TASK DESCRIPTION: Up to and including the line with "w = ababcbccbaa.", copy the records below exactly from their first line.

Saved entries
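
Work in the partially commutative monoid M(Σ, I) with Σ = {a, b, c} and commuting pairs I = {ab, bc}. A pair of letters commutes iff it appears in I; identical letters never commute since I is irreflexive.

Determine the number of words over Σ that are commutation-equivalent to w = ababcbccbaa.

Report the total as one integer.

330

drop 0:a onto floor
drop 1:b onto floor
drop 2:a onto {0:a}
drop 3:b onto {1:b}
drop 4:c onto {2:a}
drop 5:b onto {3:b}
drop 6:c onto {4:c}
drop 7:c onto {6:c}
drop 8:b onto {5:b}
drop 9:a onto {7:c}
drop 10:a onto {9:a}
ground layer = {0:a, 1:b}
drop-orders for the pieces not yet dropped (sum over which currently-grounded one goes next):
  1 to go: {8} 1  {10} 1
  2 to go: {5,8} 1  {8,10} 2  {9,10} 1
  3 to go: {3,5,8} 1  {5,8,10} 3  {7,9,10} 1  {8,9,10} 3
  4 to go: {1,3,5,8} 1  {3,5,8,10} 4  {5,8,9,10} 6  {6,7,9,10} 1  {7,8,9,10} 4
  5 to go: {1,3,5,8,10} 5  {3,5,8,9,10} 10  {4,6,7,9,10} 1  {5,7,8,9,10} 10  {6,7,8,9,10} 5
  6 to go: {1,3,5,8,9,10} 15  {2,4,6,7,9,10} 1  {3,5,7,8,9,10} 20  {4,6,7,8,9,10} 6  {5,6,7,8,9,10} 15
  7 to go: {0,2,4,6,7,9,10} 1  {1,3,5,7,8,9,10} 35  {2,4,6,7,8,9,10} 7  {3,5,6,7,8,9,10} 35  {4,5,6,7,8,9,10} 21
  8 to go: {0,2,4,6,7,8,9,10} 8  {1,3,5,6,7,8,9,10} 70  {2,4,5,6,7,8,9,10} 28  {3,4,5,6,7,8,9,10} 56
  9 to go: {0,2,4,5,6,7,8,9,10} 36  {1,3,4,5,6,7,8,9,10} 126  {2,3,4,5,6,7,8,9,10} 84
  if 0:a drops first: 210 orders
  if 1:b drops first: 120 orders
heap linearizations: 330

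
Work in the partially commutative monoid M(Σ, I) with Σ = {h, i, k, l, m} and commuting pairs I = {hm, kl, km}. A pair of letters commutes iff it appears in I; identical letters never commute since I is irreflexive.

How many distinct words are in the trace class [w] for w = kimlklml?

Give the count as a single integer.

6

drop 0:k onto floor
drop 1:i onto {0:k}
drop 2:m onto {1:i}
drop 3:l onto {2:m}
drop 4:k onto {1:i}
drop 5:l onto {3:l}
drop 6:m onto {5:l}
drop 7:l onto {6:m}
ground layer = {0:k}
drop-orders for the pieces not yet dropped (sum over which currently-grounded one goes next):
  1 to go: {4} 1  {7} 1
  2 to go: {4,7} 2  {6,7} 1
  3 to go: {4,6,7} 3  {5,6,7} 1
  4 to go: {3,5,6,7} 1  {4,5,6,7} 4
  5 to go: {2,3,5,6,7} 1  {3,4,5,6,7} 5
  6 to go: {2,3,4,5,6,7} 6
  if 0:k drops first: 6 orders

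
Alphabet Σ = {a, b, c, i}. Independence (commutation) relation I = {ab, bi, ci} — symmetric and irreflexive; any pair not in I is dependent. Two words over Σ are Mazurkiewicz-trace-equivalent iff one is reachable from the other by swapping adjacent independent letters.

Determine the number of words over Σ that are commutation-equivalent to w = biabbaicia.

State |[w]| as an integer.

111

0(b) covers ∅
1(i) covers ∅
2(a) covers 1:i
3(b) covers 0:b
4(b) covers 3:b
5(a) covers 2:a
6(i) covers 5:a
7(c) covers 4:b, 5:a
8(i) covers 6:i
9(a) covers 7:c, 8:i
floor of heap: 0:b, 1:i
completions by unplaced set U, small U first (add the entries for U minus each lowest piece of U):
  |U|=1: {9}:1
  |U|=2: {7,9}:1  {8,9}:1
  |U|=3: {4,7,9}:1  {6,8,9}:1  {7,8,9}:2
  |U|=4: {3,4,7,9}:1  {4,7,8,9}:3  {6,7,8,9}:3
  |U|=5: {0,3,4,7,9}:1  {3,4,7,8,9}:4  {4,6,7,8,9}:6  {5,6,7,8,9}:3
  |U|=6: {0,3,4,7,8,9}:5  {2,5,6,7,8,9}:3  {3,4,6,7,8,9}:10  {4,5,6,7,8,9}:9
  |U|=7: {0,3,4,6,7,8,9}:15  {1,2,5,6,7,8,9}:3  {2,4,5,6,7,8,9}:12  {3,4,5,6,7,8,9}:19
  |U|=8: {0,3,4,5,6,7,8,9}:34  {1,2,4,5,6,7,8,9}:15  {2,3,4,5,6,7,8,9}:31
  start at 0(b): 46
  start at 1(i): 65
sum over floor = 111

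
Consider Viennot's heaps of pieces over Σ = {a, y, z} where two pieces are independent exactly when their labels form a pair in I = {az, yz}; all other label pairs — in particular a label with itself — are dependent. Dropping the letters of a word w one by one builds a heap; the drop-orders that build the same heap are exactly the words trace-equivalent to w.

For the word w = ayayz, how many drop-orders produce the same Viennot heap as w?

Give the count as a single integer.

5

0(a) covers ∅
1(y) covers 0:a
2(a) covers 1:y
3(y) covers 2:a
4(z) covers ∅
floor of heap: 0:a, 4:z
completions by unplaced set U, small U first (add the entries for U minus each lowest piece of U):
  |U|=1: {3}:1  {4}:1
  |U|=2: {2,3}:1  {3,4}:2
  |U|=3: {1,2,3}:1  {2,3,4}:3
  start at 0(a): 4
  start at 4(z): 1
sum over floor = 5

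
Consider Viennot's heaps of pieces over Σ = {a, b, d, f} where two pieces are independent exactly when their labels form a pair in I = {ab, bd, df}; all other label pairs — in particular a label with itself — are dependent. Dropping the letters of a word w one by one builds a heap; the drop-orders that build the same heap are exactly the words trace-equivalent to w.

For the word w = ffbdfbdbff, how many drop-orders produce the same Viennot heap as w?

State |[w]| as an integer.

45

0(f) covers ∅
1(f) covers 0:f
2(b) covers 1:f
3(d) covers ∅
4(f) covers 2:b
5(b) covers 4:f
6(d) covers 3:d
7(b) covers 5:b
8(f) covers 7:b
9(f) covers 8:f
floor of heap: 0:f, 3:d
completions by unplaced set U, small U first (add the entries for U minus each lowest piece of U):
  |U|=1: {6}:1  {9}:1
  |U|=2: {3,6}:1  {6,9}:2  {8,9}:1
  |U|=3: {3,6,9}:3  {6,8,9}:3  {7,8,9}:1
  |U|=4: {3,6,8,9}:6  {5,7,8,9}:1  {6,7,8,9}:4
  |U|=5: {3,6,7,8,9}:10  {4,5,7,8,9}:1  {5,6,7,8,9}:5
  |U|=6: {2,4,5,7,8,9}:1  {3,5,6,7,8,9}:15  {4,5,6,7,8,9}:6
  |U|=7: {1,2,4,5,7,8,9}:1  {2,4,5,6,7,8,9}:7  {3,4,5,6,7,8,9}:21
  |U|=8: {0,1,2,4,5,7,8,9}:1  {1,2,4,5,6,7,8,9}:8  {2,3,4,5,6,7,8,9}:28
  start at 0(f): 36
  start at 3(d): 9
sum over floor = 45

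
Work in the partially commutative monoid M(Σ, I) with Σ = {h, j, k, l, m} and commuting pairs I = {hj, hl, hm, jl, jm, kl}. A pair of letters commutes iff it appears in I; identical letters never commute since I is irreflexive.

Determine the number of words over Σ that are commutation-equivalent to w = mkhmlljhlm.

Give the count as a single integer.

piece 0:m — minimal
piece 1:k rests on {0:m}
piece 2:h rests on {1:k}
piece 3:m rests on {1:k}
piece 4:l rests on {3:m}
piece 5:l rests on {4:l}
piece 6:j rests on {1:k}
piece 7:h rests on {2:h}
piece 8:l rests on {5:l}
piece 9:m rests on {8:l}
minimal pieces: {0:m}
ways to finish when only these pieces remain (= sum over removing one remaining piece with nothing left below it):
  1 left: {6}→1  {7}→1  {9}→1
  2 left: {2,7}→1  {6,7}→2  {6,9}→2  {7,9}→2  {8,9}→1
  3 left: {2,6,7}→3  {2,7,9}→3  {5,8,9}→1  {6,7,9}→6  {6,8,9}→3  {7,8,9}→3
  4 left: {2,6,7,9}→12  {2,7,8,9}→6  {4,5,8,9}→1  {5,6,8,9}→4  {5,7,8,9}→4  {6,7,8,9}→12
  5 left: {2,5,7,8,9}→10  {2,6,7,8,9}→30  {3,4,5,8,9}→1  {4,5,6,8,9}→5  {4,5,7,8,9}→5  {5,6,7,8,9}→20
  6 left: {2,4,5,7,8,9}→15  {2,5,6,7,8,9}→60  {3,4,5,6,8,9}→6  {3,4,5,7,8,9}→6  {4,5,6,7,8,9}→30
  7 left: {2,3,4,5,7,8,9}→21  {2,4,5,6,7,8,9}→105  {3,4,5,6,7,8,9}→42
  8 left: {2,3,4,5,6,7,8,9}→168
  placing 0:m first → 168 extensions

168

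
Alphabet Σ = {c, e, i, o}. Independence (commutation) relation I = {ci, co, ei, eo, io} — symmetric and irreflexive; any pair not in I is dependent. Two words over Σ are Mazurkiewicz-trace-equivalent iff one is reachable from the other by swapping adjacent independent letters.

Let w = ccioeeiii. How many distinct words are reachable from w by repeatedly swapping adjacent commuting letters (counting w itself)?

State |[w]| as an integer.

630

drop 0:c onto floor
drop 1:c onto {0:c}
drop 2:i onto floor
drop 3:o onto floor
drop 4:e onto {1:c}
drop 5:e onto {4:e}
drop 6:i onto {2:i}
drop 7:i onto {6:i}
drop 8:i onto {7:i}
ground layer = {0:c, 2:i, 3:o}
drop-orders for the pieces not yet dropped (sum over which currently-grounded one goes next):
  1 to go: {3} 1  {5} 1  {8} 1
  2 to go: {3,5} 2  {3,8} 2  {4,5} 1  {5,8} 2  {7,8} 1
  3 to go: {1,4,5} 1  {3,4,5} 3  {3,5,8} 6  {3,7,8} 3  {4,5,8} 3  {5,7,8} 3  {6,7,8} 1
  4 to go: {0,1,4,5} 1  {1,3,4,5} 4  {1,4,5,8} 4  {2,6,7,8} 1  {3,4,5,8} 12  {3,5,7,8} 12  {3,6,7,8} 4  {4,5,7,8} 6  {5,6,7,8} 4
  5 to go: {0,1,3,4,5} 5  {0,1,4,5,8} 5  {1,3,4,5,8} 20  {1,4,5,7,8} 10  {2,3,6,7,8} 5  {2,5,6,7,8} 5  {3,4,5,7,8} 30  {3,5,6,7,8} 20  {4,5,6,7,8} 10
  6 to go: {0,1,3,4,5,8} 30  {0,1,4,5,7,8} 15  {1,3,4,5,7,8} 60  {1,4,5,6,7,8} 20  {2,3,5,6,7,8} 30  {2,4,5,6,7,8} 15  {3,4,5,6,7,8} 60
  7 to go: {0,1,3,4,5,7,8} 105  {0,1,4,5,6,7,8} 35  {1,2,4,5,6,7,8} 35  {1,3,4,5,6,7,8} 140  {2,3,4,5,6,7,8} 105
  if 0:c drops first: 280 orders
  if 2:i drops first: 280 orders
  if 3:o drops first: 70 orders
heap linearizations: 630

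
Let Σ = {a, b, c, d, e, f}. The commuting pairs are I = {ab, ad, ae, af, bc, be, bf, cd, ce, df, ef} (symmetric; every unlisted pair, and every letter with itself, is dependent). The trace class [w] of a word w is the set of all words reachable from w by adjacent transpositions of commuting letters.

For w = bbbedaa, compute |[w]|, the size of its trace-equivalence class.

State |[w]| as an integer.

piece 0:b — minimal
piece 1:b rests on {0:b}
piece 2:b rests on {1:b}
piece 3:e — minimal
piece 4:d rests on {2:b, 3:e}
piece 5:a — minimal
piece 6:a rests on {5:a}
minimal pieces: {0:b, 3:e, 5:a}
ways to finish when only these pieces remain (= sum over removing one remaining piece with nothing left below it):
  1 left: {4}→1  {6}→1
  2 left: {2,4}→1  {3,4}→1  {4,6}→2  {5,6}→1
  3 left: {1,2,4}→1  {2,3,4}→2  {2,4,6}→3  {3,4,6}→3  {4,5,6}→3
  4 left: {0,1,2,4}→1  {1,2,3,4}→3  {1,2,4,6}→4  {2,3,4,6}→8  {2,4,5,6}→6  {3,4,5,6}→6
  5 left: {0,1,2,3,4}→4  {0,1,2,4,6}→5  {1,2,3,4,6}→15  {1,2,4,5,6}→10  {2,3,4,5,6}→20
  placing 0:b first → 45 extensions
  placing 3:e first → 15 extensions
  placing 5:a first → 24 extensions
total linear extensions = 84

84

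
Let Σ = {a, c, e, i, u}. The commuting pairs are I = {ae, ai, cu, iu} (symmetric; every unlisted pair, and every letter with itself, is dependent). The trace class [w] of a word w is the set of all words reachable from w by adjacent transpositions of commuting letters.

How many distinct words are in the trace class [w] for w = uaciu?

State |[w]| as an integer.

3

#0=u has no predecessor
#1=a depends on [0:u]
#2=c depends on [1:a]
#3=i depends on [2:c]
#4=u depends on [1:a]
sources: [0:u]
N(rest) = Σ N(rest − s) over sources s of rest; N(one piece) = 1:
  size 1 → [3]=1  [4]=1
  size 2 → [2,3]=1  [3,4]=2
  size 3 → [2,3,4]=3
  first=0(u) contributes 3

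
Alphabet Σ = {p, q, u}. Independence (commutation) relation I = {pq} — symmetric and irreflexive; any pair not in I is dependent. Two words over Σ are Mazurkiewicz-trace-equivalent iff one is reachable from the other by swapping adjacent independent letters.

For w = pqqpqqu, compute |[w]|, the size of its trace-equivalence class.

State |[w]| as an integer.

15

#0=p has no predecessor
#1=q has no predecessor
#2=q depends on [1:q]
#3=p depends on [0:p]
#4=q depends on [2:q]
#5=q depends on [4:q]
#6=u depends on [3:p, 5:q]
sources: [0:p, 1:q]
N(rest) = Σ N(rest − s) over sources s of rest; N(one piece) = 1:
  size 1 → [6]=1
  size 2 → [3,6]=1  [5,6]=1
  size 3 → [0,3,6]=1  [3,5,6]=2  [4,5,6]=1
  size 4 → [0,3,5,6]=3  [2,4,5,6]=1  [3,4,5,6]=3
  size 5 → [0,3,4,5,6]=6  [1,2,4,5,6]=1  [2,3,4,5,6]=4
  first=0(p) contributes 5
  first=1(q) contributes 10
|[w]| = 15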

SOLUTION:
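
Work in the partially commutative monoid M(Σ, I) with Σ = {a, b, c} and commuting pairs I = {ab, bc}. A pair of letters commutes iff it appears in I; identical letters never commute since I is irreflexive.

Determine the number of words over Σ that are commutation-equivalent to w = ababcbccbaa.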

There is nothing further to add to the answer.